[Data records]
○ ○ ○ ○ ○ ○ ○

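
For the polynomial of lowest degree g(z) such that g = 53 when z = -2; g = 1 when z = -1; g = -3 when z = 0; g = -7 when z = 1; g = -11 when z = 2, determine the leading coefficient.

2

The leading coefficient equals the top divided difference g[-2,-1,0,1,2].
g[-2,-1] = (1 - 53) / (-1 - (-2)) = -52
g[-1,0] = (-3 - 1) / (0 - (-1)) = -4
g[0,1] = (-7 - (-3)) / (1 - 0) = -4
g[1,2] = (-11 - (-7)) / (2 - 1) = -4
g[-2,-1,0] = (-4 - (-52)) / (0 - (-2)) = 24
g[-1,0,1] = (-4 - (-4)) / (1 - (-1)) = 0
g[0,1,2] = (-4 - (-4)) / (2 - 0) = 0
g[-2,-1,0,1] = (0 - 24) / (1 - (-2)) = -8
g[-1,0,1,2] = (0 - 0) / (2 - (-1)) = 0
g[-2,-1,0,1,2] = (0 - (-8)) / (2 - (-2)) = 2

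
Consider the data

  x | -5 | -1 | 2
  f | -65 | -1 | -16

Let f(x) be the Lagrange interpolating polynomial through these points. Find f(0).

Evaluate each Lagrange basis at x = 0:
L_0(0) = (1)·(-2)/[(-4)·(-7)] = -1/14
L_1(0) = (5)·(-2)/[(4)·(-3)] = 5/6
L_2(0) = (5)·(1)/[(7)·(3)] = 5/21
Sum: (-65)·(-1/14) + (-1)·(5/6) + (-16)·(5/21) = 0

0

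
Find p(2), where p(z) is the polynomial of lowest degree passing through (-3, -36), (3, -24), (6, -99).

-11

L_0(2) = (-1)·(-4)/[(-6)·(-9)] = 2/27
L_1(2) = (5)·(-4)/[(6)·(-3)] = 10/9
L_2(2) = (5)·(-1)/[(9)·(3)] = -5/27
Sum: (-36)·(2/27) + (-24)·(10/9) + (-99)·(-5/27) = -11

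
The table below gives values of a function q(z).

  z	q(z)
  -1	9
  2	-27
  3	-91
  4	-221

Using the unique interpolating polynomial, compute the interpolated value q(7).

Using Newton's divided-difference form:
q[-1,2] = (-27 - 9) / (2 - (-1)) = -12
q[2,3] = (-91 - (-27)) / (3 - 2) = -64
q[3,4] = (-221 - (-91)) / (4 - 3) = -130
q[-1,2,3] = (-64 - (-12)) / (3 - (-1)) = -13
q[2,3,4] = (-130 - (-64)) / (4 - 2) = -33
q[-1,2,3,4] = (-33 - (-13)) / (4 - (-1)) = -4
q(7) = 9 + (-12)·(8) + (-13)·(8)·(5) + (-4)·(8)·(5)·(4) = -1247

-1247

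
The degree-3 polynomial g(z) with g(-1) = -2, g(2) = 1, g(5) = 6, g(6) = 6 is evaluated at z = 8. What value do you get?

11/14

Evaluate each Lagrange basis at z = 8:
L_0(8) = (6)·(3)·(2)/[(-3)·(-6)·(-7)] = -2/7
L_1(8) = (9)·(3)·(2)/[(3)·(-3)·(-4)] = 3/2
L_2(8) = (9)·(6)·(2)/[(6)·(3)·(-1)] = -6
L_3(8) = (9)·(6)·(3)/[(7)·(4)·(1)] = 81/14
Sum: (-2)·(-2/7) + 1·(3/2) + 6·(-6) + 6·(81/14) = 11/14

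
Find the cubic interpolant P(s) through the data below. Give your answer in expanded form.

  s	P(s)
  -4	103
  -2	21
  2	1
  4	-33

P(s) = -s^3 + 2s^2 - s + 3

Newton's divided differences:
P[-4,-2] = (21 - 103) / (-2 - (-4)) = -41
P[-2,2] = (1 - 21) / (2 - (-2)) = -5
P[2,4] = (-33 - 1) / (4 - 2) = -17
P[-4,-2,2] = (-5 - (-41)) / (2 - (-4)) = 6
P[-2,2,4] = (-17 - (-5)) / (4 - (-2)) = -2
P[-4,-2,2,4] = (-2 - 6) / (4 - (-4)) = -1
P(s) = 103 + (-41)·(s + 4) + 6·(s + 4)(s + 2) + (-1)·(s + 4)(s + 2)(s - 2)
Expanding: P(s) = -s^3 + 2s^2 - s + 3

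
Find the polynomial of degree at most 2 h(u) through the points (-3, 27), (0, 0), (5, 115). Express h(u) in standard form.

Newton's divided differences:
h[-3,0] = (0 - 27) / (0 - (-3)) = -9
h[0,5] = (115 - 0) / (5 - 0) = 23
h[-3,0,5] = (23 - (-9)) / (5 - (-3)) = 4
h(u) = 27 + (-9)·(u + 3) + 4·(u + 3)u
Expanding: h(u) = 4u^2 + 3u

h(u) = 4u^2 + 3u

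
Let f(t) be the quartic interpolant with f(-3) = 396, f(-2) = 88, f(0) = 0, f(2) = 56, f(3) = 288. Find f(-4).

1184

Using Newton's divided-difference form:
f[-3,-2] = (88 - 396) / (-2 - (-3)) = -308
f[-2,0] = (0 - 88) / (0 - (-2)) = -44
f[0,2] = (56 - 0) / (2 - 0) = 28
f[2,3] = (288 - 56) / (3 - 2) = 232
f[-3,-2,0] = (-44 - (-308)) / (0 - (-3)) = 88
f[-2,0,2] = (28 - (-44)) / (2 - (-2)) = 18
f[0,2,3] = (232 - 28) / (3 - 0) = 68
f[-3,-2,0,2] = (18 - 88) / (2 - (-3)) = -14
f[-2,0,2,3] = (68 - 18) / (3 - (-2)) = 10
f[-3,-2,0,2,3] = (10 - (-14)) / (3 - (-3)) = 4
f(-4) = 396 + (-308)·(-1) + 88·(-1)·(-2) + (-14)·(-1)·(-2)·(-4) + 4·(-1)·(-2)·(-4)·(-6) = 1184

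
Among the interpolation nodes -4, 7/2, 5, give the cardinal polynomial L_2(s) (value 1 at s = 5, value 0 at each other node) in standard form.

L_2(s) = (2/27)s^2 + (1/27)s - 28/27

L_2(s) = (s + 4)(s - 7/2) / [(9)·(3/2)]
       = (s^2 + (1/2)s - 14) / (27/2)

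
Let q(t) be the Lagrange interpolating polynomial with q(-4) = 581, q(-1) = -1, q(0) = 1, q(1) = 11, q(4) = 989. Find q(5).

L_0(5) = (6)·(5)·(4)·(1)/[(-3)·(-4)·(-5)·(-8)] = 1/4
L_1(5) = (9)·(5)·(4)·(1)/[(3)·(-1)·(-2)·(-5)] = -6
L_2(5) = (9)·(6)·(4)·(1)/[(4)·(1)·(-1)·(-4)] = 27/2
L_3(5) = (9)·(6)·(5)·(1)/[(5)·(2)·(1)·(-3)] = -9
L_4(5) = (9)·(6)·(5)·(4)/[(8)·(5)·(4)·(3)] = 9/4
Sum: 581·(1/4) + (-1)·(-6) + 1·(27/2) + 11·(-9) + 989·(9/4) = 2291

2291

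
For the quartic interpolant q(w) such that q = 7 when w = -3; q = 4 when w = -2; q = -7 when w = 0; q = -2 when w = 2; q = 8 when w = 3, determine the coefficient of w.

L_0(w) = (w + 2)w(w - 2)(w - 3) / [90] = (1/90)w^4 - (1/30)w^3 - (2/45)w^2 + (2/15)w
L_1(w) = (w + 3)w(w - 2)(w - 3) / [-40] = -(1/40)w^4 + (1/20)w^3 + (9/40)w^2 - (9/20)w
L_2(w) = (w + 3)(w + 2)(w - 2)(w - 3) / [36] = (1/36)w^4 - (13/36)w^2 + 1
L_3(w) = (w + 3)(w + 2)w(w - 3) / [-40] = -(1/40)w^4 - (1/20)w^3 + (9/40)w^2 + (9/20)w
L_4(w) = (w + 3)(w + 2)w(w - 2) / [90] = (1/90)w^4 + (1/30)w^3 - (2/45)w^2 - (2/15)w
q(w) = 7·L_0 + 4·L_1 + (-7)·L_2 + (-2)·L_3 + 8·L_4
Only the coefficient of w is needed; take it from each L_i and combine:
7·(2/15) + 4·(-9/20) + (-7)·(0) + (-2)·(9/20) + 8·(-2/15) = -17/6

-17/6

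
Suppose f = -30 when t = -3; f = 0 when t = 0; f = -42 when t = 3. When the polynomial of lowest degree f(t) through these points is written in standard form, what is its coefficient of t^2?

-4

The leading coefficient equals the top divided difference f[-3,0,3].
f[-3,0] = (0 - (-30)) / (0 - (-3)) = 10
f[0,3] = (-42 - 0) / (3 - 0) = -14
f[-3,0,3] = (-14 - 10) / (3 - (-3)) = -4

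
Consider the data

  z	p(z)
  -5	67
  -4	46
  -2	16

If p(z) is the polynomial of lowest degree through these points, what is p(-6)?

Evaluate each Lagrange basis at z = -6:
L_0(-6) = (-2)·(-4)/[(-1)·(-3)] = 8/3
L_1(-6) = (-1)·(-4)/[(1)·(-2)] = -2
L_2(-6) = (-1)·(-2)/[(3)·(2)] = 1/3
Sum: 67·(8/3) + 46·(-2) + 16·(1/3) = 92

92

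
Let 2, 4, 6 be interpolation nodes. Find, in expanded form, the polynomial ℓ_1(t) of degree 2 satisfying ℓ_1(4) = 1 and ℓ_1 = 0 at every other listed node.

ℓ_1(t) = -(1/4)t^2 + 2t - 3

ℓ_1(t) = (t - 2)(t - 6) / [(2)·(-2)]
       = (t^2 - 8t + 12) / (-4)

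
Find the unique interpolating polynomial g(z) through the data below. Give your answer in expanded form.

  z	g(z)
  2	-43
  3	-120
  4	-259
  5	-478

Build the Lagrange basis polynomials:
L_0(z) = (z - 3)(z - 4)(z - 5) / [-6] = -(1/6)z^3 + 2z^2 - (47/6)z + 10
L_1(z) = (z - 2)(z - 4)(z - 5) / [2] = (1/2)z^3 - (11/2)z^2 + 19z - 20
L_2(z) = (z - 2)(z - 3)(z - 5) / [-2] = -(1/2)z^3 + 5z^2 - (31/2)z + 15
L_3(z) = (z - 2)(z - 3)(z - 4) / [6] = (1/6)z^3 - (3/2)z^2 + (13/3)z - 4
g(z) = (-43)·L_0 + (-120)·L_1 + (-259)·L_2 + (-478)·L_3
  (-43)·L_0(z) = (43/6)z^3 - 86z^2 + (2021/6)z - 430
  (-120)·L_1(z) = -60z^3 + 660z^2 - 2280z + 2400
  (-259)·L_2(z) = (259/2)z^3 - 1295z^2 + (8029/2)z - 3885
  (-478)·L_3(z) = -(239/3)z^3 + 717z^2 - (6214/3)z + 1912
Adding term by term: -3z^3 - 4z^2 - 3

g(z) = -3z^3 - 4z^2 - 3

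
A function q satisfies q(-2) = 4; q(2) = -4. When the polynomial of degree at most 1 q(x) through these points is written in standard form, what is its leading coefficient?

-2

L_0(x) = (x - 2) / [-4] = -(1/4)x + 1/2
L_1(x) = (x + 2) / [4] = (1/4)x + 1/2
q(x) = 4·L_0 + (-4)·L_1
Only the coefficient of x is needed; take it from each L_i and combine:
4·(-1/4) + (-4)·(1/4) = -2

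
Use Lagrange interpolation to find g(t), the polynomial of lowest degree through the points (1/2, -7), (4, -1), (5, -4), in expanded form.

Build the Lagrange basis polynomials:
L_0(t) = (t - 4)(t - 5) / [63/4] = (4/63)t^2 - (4/7)t + 80/63
L_1(t) = (t - 1/2)(t - 5) / [-7/2] = -(2/7)t^2 + (11/7)t - 5/7
L_2(t) = (t - 1/2)(t - 4) / [9/2] = (2/9)t^2 - t + 4/9
g(t) = (-7)·L_0 + (-1)·L_1 + (-4)·L_2
  (-7)·L_0(t) = -(4/9)t^2 + 4t - 80/9
  (-1)·L_1(t) = (2/7)t^2 - (11/7)t + 5/7
  (-4)·L_2(t) = -(8/9)t^2 + 4t - 16/9
Adding term by term: -(22/21)t^2 + (45/7)t - 209/21

g(t) = -(22/21)t^2 + (45/7)t - 209/21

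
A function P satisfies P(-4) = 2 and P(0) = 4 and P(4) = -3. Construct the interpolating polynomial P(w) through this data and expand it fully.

P(w) = -(9/32)w^2 - (5/8)w + 4

Newton's divided differences:
P[-4,0] = (4 - 2) / (0 - (-4)) = 1/2
P[0,4] = (-3 - 4) / (4 - 0) = -7/4
P[-4,0,4] = (-7/4 - 1/2) / (4 - (-4)) = -9/32
P(w) = 2 + (1/2)·(w + 4) + (-9/32)·(w + 4)w
Expanding: P(w) = -(9/32)w^2 - (5/8)w + 4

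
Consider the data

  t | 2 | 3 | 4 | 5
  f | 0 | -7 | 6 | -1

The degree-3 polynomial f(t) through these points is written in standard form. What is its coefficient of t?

Build the Lagrange basis polynomials:
L_0(t) = (t - 3)(t - 4)(t - 5) / [-6] = -(1/6)t^3 + 2t^2 - (47/6)t + 10
L_1(t) = (t - 2)(t - 4)(t - 5) / [2] = (1/2)t^3 - (11/2)t^2 + 19t - 20
L_2(t) = (t - 2)(t - 3)(t - 5) / [-2] = -(1/2)t^3 + 5t^2 - (31/2)t + 15
L_3(t) = (t - 2)(t - 3)(t - 4) / [6] = (1/6)t^3 - (3/2)t^2 + (13/3)t - 4
f(t) = 0·L_0 + (-7)·L_1 + 6·L_2 + (-1)·L_3
Only the coefficient of t is needed; take it from each L_i and combine:
0·(-47/6) + (-7)·(19) + 6·(-31/2) + (-1)·(13/3) = -691/3

-691/3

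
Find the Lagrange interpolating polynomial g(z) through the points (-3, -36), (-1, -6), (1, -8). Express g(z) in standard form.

Build the Lagrange basis polynomials:
L_0(z) = (z + 1)(z - 1) / [8] = (1/8)z^2 - 1/8
L_1(z) = (z + 3)(z - 1) / [-4] = -(1/4)z^2 - (1/2)z + 3/4
L_2(z) = (z + 3)(z + 1) / [8] = (1/8)z^2 + (1/2)z + 3/8
g(z) = (-36)·L_0 + (-6)·L_1 + (-8)·L_2
  (-36)·L_0(z) = -(9/2)z^2 + 9/2
  (-6)·L_1(z) = (3/2)z^2 + 3z - 9/2
  (-8)·L_2(z) = -z^2 - 4z - 3
Adding term by term: -4z^2 - z - 3

g(z) = -4z^2 - z - 3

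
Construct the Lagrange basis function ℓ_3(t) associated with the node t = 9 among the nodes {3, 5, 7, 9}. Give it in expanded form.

ℓ_3(t) = (1/48)t^3 - (5/16)t^2 + (71/48)t - 35/16

ℓ_3(t) = (t - 3)(t - 5)(t - 7) / [(6)·(4)·(2)]
       = (t^3 - 15t^2 + 71t - 105) / (48)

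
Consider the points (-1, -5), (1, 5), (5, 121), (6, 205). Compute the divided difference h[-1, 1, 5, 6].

h[-1,1] = (5 - (-5)) / (1 - (-1)) = 5
h[1,5] = (121 - 5) / (5 - 1) = 29
h[5,6] = (205 - 121) / (6 - 5) = 84
h[-1,1,5] = (29 - 5) / (5 - (-1)) = 4
h[1,5,6] = (84 - 29) / (6 - 1) = 11
h[-1,1,5,6] = (11 - 4) / (6 - (-1)) = 1

1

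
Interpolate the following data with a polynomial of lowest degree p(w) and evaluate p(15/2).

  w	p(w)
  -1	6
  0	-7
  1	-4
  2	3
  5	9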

○ ○ ○ ○ ○ ○ ○

=== EXERCISE DESCRIPTION ===
All lines with the word "below" must be located in the data and copied.

=== RESULT ===
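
The table below gives values of a function q(z).
Find the cubic interpolant P(s) through the data below. Give your answer in expanded form.
Find the unique interpolating polynomial g(z) through the data below. Give your answer in expanded form.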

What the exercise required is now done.